◆ EXERCISE DETAILS
Repeat, line for line, the entries below from the first line to the line containing "Brendan Tran has", counting both ends.

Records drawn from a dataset
◆ ◆ ◆ ◆
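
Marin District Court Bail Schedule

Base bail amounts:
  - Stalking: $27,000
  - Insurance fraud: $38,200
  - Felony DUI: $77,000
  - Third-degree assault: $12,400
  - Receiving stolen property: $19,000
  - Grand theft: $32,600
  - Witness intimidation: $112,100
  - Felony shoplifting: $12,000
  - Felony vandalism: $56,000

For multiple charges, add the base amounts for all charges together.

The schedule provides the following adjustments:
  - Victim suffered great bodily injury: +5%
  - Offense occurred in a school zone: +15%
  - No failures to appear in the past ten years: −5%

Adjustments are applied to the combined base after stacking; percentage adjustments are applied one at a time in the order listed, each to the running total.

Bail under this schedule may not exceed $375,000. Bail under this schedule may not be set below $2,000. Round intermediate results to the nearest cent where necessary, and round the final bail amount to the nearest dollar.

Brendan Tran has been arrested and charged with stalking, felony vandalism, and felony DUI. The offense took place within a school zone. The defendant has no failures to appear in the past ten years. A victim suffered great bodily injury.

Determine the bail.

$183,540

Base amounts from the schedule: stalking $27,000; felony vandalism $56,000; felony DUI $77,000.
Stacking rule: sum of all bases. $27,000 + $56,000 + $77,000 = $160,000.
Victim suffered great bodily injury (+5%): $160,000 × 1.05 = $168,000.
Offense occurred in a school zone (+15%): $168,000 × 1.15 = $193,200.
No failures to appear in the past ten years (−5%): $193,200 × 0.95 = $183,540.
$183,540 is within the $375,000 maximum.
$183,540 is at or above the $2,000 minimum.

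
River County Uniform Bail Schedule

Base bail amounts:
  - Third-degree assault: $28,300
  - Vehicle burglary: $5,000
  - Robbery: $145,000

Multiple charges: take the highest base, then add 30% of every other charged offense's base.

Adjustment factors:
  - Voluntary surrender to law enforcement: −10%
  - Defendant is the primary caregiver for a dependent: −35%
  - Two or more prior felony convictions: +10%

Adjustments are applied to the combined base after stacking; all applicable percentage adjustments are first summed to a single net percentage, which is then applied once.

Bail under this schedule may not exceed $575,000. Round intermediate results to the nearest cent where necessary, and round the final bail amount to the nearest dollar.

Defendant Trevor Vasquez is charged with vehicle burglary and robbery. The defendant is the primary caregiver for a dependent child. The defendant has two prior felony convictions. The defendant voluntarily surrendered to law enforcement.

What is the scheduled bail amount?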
◆ ◆ ◆ ◆
◆ SOLUTION
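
Marin District Court Bail Schedule

Base bail amounts:
  - Stalking: $27,000
  - Insurance fraud: $38,200
  - Felony DUI: $77,000
  - Third-degree assault: $12,400
  - Receiving stolen property: $19,000
  - Grand theft: $32,600
  - Witness intimidation: $112,100
  - Felony shoplifting: $12,000
  - Felony vandalism: $56,000

For multiple charges, add the base amounts for all charges together.

The schedule provides the following adjustments:
  - Victim suffered great bodily injury: +5%
  - Offense occurred in a school zone: +15%
  - No failures to appear in the past ten years: −5%

Adjustments are applied to the combined base after stacking; percentage adjustments are applied one at a time in the order listed, each to the running total.

Bail under this schedule may not exceed $375,000. Bail under this schedule may not be set below $2,000. Round intermediate results to the nearest cent where necessary, and round the final bail amount to the nearest dollar.

Brendan Tran has been arrested and charged with stalking, felony vandalism, and felony DUI. The offense took place within a school zone. The defendant has no failures to appear in the past ten years. A victim suffered great bodily injury.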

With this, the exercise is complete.